Work item => Work out how many lines in the entries below contain the string "percentage". Reply with that figure alone.

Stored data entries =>
- - - - - - -
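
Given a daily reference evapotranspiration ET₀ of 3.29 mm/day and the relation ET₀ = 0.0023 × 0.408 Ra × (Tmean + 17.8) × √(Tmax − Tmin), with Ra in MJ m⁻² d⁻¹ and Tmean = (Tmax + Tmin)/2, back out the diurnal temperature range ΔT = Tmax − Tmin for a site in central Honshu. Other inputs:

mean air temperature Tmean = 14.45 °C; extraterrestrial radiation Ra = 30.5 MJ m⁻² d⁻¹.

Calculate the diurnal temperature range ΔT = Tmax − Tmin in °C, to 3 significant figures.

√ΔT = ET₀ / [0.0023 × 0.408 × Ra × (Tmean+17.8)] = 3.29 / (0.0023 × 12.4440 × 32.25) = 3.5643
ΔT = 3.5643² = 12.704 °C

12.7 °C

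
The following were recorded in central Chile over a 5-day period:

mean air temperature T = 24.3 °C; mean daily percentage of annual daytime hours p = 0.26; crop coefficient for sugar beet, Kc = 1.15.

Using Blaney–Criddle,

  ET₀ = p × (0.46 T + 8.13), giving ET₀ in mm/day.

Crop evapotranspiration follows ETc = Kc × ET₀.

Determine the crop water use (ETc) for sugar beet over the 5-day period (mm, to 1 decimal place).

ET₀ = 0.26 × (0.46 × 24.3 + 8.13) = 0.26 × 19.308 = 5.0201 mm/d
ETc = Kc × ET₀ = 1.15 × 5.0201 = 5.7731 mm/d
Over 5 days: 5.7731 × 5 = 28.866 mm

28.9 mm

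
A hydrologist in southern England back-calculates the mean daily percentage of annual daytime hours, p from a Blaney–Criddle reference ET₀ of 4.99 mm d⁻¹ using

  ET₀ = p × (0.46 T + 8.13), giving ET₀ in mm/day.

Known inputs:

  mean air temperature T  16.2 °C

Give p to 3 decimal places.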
- - - - - - -
Task output => 2